- **Requirement**
Restating the records exactly is the whole task.

___ Data for the task

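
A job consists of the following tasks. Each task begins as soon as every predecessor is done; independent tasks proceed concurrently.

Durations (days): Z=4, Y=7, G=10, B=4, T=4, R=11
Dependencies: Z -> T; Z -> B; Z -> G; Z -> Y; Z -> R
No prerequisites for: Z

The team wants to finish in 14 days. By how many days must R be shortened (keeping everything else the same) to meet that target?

Current finish: 15 days; target: 14.
R is on every critical path, so each day cut from R cuts the finish by one (this holds down to a finish of 14).
Need 15 − 14 = 1 day off R → R becomes 10 days, finish becomes 14.

1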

______

- **Result**
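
A job consists of the following tasks. Each task begins as soon as every predecessor is done; independent tasks proceed concurrently.

Durations (days): Z=4, Y=7, G=10, B=4, T=4, R=11
Dependencies: Z -> T; Z -> B; Z -> G; Z -> Y; Z -> R
No prerequisites for: Z

The team wants to finish in 14 days. By how many days must R be shortened (keeping everything else the same) to meet that target?

Current finish: 15 days; target: 14.
R is on every critical path, so each day cut from R cuts the finish by one (this holds down to a finish of 14).
Need 15 − 14 = 1 day off R → R becomes 10 days, finish becomes 14.

1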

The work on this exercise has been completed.